GOAL OF THE EXERCISE: Whenever a line of the listing contains the string "rounded", return that line.

DATA RECORDS:
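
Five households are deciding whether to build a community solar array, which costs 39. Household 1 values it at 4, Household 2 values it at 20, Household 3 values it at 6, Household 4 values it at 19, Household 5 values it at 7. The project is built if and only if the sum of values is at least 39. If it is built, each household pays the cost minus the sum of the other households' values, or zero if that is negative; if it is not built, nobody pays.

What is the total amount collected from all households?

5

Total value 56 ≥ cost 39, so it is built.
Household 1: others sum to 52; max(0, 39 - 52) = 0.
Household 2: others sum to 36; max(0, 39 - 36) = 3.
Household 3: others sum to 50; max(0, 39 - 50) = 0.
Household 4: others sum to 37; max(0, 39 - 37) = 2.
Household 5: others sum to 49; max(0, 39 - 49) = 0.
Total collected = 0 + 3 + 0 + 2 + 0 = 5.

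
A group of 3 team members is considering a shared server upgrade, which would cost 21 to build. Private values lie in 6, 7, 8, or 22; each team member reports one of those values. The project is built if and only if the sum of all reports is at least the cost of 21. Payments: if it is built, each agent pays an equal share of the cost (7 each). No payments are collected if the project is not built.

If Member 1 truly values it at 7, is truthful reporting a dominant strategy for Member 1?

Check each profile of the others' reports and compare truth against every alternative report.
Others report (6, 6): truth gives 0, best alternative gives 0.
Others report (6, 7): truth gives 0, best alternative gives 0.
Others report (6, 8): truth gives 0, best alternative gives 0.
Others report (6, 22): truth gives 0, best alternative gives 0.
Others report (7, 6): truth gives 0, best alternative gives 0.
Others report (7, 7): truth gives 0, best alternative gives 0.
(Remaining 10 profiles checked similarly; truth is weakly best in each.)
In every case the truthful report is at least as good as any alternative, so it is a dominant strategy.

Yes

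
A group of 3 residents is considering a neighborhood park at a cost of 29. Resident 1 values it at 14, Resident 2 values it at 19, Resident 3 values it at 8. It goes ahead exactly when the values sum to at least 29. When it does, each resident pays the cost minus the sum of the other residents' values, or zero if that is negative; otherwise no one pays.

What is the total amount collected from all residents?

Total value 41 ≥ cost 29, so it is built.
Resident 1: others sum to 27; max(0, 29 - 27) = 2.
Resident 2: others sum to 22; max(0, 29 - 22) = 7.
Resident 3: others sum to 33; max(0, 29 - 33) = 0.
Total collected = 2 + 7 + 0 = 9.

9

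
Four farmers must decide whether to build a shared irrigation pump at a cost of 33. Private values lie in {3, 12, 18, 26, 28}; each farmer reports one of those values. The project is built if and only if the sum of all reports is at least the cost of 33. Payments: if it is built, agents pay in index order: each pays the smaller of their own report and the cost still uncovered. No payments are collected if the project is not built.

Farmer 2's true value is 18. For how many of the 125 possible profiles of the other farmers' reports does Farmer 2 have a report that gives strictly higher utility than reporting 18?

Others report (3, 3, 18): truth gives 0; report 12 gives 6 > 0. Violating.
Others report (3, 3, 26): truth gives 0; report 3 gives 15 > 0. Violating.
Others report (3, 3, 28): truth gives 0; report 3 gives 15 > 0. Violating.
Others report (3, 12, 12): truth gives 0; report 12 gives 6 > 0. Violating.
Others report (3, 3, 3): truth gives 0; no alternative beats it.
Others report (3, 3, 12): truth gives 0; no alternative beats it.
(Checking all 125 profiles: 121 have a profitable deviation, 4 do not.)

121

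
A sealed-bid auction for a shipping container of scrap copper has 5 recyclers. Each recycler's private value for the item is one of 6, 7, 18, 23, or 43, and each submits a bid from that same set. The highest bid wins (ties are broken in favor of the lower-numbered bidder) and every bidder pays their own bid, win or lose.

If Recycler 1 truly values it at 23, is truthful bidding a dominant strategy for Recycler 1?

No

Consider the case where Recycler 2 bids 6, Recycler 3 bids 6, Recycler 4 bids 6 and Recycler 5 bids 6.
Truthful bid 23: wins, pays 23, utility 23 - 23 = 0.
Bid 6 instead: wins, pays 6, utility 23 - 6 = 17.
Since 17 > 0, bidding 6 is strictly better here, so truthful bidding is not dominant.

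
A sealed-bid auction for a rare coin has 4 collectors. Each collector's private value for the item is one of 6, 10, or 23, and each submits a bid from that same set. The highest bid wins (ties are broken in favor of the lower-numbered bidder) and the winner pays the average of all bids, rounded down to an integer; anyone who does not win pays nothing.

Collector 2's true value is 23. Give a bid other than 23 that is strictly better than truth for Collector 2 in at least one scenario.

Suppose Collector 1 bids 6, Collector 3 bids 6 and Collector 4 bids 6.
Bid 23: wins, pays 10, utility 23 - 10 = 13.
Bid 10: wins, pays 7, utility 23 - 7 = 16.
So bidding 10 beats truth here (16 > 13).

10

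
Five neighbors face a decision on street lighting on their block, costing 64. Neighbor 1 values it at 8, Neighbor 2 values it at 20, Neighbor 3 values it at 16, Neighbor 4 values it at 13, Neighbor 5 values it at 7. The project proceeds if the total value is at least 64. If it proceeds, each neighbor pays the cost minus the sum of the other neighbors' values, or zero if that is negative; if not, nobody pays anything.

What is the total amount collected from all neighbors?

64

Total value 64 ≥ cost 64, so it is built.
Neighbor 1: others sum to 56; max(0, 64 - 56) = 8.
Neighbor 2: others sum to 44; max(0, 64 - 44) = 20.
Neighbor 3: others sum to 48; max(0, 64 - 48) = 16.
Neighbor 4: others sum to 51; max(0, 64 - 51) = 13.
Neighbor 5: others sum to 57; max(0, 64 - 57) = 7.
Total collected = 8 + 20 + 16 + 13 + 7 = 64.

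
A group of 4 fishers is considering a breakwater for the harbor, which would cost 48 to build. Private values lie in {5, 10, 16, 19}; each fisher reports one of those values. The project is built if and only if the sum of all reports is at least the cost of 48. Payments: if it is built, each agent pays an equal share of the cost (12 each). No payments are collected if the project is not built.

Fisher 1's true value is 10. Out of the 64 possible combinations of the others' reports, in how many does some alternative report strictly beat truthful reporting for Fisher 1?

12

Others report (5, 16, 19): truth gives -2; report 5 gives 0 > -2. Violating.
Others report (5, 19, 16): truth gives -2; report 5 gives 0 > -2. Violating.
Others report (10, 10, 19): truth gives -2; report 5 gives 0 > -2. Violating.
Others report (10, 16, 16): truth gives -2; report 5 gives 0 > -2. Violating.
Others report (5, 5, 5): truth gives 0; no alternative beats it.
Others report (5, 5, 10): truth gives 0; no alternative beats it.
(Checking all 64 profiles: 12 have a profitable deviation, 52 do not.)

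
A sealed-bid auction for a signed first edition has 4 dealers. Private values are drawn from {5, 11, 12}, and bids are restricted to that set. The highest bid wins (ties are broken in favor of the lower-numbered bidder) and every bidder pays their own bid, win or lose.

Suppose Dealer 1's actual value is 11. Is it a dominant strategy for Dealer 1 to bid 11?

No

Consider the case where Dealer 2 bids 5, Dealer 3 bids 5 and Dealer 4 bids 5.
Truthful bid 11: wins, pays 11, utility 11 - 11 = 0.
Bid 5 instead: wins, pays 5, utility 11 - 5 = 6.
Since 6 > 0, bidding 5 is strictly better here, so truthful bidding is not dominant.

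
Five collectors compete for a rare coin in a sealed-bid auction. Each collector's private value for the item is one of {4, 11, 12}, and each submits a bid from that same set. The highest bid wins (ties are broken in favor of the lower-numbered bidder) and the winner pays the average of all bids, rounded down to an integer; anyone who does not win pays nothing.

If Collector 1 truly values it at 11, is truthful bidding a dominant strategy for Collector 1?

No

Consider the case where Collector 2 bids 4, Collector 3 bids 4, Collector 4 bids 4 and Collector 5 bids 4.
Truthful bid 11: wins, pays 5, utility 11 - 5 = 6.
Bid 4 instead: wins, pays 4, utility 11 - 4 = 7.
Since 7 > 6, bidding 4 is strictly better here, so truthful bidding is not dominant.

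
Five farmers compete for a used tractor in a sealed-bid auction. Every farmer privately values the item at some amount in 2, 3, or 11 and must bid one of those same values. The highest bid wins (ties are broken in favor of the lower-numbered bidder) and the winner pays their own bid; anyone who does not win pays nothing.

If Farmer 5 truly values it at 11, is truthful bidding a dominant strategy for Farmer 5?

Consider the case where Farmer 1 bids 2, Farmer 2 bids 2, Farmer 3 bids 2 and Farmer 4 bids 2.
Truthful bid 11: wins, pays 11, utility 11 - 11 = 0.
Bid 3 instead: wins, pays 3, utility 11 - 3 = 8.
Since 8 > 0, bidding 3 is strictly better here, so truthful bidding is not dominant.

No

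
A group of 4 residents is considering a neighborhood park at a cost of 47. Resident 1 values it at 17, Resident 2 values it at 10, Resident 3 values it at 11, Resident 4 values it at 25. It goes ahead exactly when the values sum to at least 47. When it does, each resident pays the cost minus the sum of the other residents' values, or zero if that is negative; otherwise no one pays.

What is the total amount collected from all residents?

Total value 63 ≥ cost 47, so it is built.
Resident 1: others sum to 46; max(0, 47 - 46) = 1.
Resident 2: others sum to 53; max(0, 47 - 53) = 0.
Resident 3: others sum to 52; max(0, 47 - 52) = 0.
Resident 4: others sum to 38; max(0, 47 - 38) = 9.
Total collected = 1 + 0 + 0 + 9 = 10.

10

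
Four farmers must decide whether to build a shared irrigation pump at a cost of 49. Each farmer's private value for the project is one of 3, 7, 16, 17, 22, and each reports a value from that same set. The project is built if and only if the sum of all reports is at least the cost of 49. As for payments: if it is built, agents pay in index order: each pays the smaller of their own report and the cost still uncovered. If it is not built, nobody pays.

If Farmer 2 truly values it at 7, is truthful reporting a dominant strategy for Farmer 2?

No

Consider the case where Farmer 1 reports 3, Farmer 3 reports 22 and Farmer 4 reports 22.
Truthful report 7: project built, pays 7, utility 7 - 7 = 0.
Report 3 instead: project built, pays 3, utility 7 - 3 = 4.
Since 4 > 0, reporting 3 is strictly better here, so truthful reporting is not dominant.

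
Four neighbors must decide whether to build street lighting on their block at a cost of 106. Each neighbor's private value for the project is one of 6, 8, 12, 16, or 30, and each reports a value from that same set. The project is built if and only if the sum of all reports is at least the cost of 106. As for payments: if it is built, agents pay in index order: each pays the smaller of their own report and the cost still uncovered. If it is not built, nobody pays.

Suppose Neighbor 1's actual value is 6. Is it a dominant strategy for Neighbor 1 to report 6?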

RESULT OF THE EXERCISE:
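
A sealed-bid auction for a rare coin has 4 collectors. Each collector's private value for the item is one of 6, 10, or 23, and each submits a bid from that same set. The highest bid wins (ties are broken in favor of the lower-numbered bidder) and the winner pays the average of all bids, rounded down to an integer; anyone who does not win pays nothing.
Five collectors compete for a rare coin in a sealed-bid auction. Each collector's private value for the item is one of {4, 11, 12}, and each submits a bid from that same set. The highest bid wins (ties are broken in favor of the lower-numbered bidder) and the winner pays the average of all bids, rounded down to an integer; anyone who does not win pays nothing.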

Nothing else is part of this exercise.